## Requirement
Nothing outside the stretch is wanted. Repeat exactly the lines of the listing below from the one that contains "In a mailed questionnaire, respondents" through the one that contains "Reweight the group", both ends included.

## Available records
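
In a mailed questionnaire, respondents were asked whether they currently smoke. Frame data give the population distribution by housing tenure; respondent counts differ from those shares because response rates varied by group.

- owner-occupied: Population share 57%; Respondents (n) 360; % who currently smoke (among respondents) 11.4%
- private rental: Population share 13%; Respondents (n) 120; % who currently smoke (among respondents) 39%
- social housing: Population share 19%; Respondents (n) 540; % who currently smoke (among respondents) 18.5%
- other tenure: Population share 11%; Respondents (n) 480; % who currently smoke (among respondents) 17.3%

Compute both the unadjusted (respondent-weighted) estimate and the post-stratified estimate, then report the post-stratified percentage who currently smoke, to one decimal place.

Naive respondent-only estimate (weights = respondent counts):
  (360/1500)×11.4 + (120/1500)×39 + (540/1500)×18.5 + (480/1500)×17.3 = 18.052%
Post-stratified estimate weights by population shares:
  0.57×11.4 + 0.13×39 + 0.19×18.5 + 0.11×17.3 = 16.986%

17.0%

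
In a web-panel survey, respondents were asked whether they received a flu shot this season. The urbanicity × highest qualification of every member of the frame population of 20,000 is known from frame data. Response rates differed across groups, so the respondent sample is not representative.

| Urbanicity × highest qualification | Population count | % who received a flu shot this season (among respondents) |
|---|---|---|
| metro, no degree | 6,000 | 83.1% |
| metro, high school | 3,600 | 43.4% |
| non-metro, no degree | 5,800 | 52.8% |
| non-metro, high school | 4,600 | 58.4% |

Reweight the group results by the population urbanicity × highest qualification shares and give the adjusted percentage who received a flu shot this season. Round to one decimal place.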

...

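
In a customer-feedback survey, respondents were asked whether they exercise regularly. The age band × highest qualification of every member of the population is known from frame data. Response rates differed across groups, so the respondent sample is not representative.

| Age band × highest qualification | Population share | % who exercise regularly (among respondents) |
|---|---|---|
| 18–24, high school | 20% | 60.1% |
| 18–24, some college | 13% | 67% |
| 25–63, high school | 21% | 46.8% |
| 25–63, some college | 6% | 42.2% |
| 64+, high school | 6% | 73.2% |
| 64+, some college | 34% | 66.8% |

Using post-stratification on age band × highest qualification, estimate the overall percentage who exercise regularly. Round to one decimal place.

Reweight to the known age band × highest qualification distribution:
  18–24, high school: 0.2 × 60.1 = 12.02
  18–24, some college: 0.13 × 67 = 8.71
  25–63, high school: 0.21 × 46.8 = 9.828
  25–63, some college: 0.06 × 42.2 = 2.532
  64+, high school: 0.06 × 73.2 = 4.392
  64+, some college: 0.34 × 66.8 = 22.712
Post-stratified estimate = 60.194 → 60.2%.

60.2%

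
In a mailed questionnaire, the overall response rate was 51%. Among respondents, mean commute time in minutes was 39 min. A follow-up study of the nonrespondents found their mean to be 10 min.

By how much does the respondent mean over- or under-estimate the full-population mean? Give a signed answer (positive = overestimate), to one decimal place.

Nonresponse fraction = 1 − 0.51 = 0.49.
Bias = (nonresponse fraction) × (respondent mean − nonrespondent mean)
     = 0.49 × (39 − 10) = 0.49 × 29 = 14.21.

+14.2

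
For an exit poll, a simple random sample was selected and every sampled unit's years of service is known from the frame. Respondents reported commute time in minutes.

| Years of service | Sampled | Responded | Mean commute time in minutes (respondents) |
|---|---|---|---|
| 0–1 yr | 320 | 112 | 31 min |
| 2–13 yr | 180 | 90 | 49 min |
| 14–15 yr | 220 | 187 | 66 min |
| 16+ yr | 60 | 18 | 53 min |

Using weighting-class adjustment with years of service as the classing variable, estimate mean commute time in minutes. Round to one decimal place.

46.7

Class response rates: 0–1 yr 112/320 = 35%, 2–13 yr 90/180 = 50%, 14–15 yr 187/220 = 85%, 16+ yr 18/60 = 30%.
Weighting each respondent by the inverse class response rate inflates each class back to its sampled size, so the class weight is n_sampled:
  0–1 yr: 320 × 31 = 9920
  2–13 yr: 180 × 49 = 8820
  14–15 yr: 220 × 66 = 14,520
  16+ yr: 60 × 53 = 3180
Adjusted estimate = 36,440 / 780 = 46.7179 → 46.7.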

...

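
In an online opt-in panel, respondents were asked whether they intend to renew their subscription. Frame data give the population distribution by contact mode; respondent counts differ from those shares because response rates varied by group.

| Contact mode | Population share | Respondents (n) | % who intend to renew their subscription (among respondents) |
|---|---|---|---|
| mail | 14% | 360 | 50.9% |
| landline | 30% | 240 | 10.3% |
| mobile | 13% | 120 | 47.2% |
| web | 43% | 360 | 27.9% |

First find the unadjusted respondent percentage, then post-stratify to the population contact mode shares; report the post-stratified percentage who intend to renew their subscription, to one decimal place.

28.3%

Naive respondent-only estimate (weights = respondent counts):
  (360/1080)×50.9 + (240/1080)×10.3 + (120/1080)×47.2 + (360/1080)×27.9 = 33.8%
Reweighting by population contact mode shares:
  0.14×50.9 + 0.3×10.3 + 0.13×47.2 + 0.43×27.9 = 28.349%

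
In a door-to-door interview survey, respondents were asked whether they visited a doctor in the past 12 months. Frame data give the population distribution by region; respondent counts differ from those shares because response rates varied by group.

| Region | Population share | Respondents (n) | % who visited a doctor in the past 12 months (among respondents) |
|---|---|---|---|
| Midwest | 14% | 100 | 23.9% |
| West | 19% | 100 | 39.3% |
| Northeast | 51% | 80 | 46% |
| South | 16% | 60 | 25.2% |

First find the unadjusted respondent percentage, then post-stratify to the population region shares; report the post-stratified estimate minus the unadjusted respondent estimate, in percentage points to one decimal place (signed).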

## Problem solution
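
In a mailed questionnaire, respondents were asked whether they currently smoke. Frame data give the population distribution by housing tenure; respondent counts differ from those shares because response rates varied by group.

- owner-occupied: Population share 57%; Respondents (n) 360; % who currently smoke (among respondents) 11.4%
- private rental: Population share 13%; Respondents (n) 120; % who currently smoke (among respondents) 39%
- social housing: Population share 19%; Respondents (n) 540; % who currently smoke (among respondents) 18.5%
- other tenure: Population share 11%; Respondents (n) 480; % who currently smoke (among respondents) 17.3%

Compute both the unadjusted (respondent-weighted) estimate and the post-stratified estimate, then report the post-stratified percentage who currently smoke, to one decimal place.

Naive respondent-only estimate (weights = respondent counts):
  (360/1500)×11.4 + (120/1500)×39 + (540/1500)×18.5 + (480/1500)×17.3 = 18.052%
Post-stratified estimate weights by population shares:
  0.57×11.4 + 0.13×39 + 0.19×18.5 + 0.11×17.3 = 16.986%

17.0%

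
In a web-panel survey, respondents were asked whether they received a flu shot this season. The urbanicity × highest qualification of every member of the frame population of 20,000 is known from frame data. Response rates differed across groups, so the respondent sample is not representative.

| Urbanicity × highest qualification | Population count | % who received a flu shot this season (among respondents) |
|---|---|---|
| metro, no degree | 6,000 | 83.1% |
| metro, high school | 3,600 | 43.4% |
| non-metro, no degree | 5,800 | 52.8% |
| non-metro, high school | 4,600 | 58.4% |

Reweight the group results by the population urbanicity × highest qualification shares and give the adjusted percentage who received a flu shot this season. Round to one decimal place.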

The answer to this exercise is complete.